Exercise:
Pick out each line below containing "Portable".

Provided material Block Start

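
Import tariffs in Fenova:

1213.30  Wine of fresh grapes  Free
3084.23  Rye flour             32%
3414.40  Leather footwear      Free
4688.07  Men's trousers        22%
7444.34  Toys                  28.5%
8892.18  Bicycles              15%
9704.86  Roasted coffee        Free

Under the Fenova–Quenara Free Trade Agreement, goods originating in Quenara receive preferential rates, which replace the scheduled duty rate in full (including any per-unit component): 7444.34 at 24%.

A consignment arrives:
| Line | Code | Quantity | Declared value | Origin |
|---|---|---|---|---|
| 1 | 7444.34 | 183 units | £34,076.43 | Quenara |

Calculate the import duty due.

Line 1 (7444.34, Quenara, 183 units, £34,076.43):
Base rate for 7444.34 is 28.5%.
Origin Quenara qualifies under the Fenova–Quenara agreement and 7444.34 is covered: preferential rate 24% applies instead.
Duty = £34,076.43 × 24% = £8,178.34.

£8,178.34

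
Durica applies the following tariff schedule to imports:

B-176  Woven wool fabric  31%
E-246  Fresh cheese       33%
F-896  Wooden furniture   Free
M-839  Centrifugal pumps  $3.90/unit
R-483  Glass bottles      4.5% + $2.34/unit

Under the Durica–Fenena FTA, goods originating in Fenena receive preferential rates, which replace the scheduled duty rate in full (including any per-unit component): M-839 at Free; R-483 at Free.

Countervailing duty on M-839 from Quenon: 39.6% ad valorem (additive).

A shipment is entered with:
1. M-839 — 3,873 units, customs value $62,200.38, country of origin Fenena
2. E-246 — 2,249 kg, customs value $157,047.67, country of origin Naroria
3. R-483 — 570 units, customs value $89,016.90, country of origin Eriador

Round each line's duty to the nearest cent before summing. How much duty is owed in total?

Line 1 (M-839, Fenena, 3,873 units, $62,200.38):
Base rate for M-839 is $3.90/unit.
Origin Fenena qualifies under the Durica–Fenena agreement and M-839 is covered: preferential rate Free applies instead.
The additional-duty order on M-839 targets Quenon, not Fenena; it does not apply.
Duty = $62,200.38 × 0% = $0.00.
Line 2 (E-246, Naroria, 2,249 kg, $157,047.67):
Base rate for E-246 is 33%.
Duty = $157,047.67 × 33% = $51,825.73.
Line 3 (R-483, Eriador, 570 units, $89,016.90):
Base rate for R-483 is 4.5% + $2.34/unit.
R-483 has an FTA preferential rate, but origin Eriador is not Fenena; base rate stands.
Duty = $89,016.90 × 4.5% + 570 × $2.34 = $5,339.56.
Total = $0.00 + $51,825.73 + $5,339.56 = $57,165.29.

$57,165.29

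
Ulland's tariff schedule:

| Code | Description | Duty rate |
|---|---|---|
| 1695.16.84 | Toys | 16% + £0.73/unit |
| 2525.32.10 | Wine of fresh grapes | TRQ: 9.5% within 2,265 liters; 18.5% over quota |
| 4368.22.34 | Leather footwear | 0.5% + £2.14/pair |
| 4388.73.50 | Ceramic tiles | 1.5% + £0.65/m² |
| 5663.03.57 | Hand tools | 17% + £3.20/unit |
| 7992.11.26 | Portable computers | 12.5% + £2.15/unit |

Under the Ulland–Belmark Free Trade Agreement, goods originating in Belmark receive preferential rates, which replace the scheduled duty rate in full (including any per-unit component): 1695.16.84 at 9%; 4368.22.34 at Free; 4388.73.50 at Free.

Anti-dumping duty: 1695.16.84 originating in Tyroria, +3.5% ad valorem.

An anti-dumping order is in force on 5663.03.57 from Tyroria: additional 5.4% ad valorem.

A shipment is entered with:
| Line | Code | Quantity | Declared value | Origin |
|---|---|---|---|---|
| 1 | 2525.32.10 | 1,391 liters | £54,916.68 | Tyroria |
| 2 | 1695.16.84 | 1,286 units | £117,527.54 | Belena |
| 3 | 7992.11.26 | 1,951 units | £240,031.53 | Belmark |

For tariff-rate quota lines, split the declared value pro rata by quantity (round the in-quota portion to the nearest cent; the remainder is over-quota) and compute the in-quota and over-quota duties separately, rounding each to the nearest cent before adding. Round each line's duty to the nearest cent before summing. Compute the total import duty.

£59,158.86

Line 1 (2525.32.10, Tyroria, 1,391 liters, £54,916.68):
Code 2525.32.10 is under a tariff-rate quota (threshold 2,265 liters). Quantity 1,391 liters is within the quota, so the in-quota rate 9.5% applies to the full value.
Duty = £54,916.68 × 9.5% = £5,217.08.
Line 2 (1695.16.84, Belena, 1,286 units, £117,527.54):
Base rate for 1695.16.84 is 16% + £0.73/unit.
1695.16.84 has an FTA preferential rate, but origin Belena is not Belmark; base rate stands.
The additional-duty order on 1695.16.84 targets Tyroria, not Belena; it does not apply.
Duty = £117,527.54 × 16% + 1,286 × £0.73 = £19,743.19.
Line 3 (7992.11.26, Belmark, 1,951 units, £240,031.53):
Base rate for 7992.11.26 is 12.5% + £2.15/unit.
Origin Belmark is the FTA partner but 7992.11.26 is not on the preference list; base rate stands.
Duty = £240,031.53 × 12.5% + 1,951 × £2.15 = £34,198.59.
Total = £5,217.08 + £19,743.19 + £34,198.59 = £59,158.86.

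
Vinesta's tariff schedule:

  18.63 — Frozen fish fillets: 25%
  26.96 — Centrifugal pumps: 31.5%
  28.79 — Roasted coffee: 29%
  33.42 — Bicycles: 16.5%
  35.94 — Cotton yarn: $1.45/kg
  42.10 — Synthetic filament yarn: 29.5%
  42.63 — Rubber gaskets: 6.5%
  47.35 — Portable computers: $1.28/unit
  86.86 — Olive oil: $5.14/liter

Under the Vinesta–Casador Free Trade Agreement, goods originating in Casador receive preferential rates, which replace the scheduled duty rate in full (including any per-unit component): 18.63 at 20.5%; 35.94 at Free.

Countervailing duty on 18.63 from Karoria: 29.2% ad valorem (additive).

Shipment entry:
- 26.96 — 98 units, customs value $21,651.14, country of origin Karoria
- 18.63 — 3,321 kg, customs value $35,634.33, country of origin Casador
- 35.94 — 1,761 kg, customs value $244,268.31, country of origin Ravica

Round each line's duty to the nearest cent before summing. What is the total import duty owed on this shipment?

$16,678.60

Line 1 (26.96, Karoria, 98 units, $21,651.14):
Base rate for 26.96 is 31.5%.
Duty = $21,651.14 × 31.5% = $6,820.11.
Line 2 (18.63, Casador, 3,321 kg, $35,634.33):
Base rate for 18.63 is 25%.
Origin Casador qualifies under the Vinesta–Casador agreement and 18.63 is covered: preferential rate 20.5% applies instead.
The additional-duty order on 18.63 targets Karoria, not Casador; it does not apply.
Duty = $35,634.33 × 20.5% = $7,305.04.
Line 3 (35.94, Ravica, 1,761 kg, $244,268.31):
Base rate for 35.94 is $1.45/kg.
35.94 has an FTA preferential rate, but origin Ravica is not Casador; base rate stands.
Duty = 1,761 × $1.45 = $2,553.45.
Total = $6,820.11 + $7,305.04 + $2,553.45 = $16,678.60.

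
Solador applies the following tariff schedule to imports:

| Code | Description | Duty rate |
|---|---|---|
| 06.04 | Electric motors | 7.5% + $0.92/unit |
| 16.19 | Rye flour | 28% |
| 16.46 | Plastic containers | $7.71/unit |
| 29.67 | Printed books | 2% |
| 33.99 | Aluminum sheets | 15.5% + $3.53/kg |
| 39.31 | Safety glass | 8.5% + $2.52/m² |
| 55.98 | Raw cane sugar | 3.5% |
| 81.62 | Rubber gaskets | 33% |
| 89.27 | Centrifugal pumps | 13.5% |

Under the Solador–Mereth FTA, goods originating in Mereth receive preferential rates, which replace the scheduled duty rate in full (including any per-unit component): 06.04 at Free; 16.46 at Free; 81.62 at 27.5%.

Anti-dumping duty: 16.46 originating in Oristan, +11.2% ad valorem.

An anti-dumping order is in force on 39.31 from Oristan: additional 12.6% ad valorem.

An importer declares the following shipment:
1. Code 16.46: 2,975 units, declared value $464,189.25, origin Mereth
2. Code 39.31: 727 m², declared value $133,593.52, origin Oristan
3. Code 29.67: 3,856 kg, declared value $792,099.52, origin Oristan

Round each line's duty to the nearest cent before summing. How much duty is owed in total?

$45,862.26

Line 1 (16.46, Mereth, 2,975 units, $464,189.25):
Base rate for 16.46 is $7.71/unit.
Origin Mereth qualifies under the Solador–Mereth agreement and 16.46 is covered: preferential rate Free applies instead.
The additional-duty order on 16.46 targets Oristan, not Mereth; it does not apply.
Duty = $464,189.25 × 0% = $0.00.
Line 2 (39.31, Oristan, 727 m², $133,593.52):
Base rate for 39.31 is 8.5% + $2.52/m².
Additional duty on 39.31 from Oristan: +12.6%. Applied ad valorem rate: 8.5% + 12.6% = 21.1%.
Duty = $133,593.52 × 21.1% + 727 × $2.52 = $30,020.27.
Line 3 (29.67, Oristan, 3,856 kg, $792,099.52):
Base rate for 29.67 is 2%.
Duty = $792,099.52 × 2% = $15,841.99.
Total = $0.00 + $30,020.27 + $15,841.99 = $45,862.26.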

Provided material Block End

Result below:
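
| 7992.11.26 | Portable computers | 12.5% + £2.15/unit |
  47.35 — Portable computers: $1.28/unit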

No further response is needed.